◆ **Stored data entries**:
········
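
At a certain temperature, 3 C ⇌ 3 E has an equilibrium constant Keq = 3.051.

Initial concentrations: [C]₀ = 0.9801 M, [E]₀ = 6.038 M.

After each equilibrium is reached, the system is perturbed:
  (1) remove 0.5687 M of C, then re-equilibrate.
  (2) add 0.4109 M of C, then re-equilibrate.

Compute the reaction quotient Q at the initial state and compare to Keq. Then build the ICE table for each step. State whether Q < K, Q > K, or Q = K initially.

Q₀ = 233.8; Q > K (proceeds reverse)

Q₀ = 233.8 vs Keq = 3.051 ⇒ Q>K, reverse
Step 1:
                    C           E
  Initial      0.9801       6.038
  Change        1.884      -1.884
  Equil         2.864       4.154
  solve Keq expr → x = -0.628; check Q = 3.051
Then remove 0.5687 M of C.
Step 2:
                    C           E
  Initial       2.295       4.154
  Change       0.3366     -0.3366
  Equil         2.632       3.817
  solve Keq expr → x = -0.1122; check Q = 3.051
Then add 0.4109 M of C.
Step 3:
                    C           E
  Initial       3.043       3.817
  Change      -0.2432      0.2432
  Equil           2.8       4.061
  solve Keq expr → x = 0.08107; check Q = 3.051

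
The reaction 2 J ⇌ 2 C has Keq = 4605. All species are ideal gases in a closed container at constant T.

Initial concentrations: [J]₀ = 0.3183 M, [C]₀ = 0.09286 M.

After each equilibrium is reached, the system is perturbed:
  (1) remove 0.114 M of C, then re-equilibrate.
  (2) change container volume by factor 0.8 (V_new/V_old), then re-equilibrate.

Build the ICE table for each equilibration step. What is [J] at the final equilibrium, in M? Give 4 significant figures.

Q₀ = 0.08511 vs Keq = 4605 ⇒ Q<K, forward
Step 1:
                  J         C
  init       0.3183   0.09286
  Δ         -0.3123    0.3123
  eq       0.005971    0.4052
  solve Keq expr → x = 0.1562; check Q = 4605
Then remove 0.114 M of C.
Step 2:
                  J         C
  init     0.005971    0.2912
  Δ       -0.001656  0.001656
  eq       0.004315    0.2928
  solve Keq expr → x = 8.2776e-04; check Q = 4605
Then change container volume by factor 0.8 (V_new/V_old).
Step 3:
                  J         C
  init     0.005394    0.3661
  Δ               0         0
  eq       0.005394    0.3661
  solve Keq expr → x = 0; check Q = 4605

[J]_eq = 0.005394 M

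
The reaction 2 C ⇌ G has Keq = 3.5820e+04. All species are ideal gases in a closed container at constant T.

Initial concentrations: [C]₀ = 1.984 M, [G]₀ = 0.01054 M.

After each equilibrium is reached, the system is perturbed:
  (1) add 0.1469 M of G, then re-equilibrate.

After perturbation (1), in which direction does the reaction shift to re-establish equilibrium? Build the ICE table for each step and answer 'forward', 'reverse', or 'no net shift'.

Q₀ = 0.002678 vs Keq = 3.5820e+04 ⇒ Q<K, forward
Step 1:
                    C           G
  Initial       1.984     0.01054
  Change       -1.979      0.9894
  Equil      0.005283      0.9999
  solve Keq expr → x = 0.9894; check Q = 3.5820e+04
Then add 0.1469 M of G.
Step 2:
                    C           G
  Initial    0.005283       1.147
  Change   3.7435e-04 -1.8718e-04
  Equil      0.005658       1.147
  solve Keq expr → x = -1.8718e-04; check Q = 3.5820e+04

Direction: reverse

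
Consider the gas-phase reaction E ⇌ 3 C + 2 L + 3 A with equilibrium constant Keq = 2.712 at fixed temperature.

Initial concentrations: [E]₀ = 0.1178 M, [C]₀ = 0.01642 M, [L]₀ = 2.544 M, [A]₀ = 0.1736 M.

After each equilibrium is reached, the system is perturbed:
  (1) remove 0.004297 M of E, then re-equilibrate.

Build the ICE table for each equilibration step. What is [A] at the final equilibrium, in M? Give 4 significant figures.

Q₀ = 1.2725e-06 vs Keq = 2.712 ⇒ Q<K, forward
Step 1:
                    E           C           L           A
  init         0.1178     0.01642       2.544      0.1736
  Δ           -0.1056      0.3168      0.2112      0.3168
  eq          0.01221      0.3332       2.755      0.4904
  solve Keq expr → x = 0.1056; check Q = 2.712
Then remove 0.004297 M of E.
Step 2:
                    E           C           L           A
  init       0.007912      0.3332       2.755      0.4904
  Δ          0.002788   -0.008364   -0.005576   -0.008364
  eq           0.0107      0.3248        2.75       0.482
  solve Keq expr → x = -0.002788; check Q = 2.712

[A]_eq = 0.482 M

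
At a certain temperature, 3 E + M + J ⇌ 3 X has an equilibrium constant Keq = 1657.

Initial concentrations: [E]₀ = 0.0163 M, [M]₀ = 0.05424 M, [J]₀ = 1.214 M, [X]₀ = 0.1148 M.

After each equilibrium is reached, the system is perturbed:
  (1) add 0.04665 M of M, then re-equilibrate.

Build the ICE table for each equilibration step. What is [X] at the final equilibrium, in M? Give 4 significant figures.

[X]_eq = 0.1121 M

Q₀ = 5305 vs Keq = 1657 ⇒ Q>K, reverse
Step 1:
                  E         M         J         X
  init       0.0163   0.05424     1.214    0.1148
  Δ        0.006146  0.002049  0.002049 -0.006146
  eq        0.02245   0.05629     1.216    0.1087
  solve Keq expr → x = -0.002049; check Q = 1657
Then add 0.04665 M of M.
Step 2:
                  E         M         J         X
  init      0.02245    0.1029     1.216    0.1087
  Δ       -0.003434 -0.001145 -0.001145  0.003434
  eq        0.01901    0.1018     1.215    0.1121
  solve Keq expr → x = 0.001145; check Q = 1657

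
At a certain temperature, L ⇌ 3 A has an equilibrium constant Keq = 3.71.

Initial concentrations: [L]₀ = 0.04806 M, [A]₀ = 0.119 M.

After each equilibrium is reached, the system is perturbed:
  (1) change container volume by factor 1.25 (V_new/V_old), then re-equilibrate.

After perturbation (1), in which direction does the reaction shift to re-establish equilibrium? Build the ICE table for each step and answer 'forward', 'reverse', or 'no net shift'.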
········
◆ **Work order**:
Go through the data above and tally every line that includes "temperature". State only the total.

◆ **Completed task**:
4